Record set Start Marker

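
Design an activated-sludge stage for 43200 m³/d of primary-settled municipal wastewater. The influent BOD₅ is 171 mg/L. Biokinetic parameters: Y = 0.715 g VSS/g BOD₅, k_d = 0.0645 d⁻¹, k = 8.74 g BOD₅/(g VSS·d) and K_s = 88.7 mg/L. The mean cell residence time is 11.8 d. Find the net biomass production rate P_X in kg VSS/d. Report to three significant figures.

P_X ≈ 2960 kg VSS/d

Effluent substrate depends only on kinetics and SRT: S = K_s(1 + k_d θ_c) / [θ_c(Yk − k_d) − 1] = 88.7 × (1 + 0.0645 × 11.8) / [11.8 × (0.715 × 8.74 − 0.0645) − 1] = 156.2 / 71.98 = 2.170 mg/L.
Y_obs = Y / (1 + k_d θ_c) = 0.715 / (1 + 0.0645 × 11.8) = 0.715 / 1.761 = 0.4060.
Q·(S₀ − S) = 43200 × (171 − 2.17) × 10⁻³ = 7293 kg/d removed.
So the net sludge growth is P_X = 0.4060 × 7293 = 2961 kg VSS/d.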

Record set End Marker

Exercise prompt =
Every line above is to be duplicated exactly as shown.

Your response =
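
Design an activated-sludge stage for 43200 m³/d of primary-settled municipal wastewater. The influent BOD₅ is 171 mg/L. Biokinetic parameters: Y = 0.715 g VSS/g BOD₅, k_d = 0.0645 d⁻¹, k = 8.74 g BOD₅/(g VSS·d) and K_s = 88.7 mg/L. The mean cell residence time is 11.8 d. Find the net biomass production rate P_X in kg VSS/d. Report to three significant figures.

P_X ≈ 2960 kg VSS/d

Effluent substrate depends only on kinetics and SRT: S = K_s(1 + k_d θ_c) / [θ_c(Yk − k_d) − 1] = 88.7 × (1 + 0.0645 × 11.8) / [11.8 × (0.715 × 8.74 − 0.0645) − 1] = 156.2 / 71.98 = 2.170 mg/L.
Y_obs = Y / (1 + k_d θ_c) = 0.715 / (1 + 0.0645 × 11.8) = 0.715 / 1.761 = 0.4060.
Q·(S₀ − S) = 43200 × (171 − 2.17) × 10⁻³ = 7293 kg/d removed.
So the net sludge growth is P_X = 0.4060 × 7293 = 2961 kg VSS/d.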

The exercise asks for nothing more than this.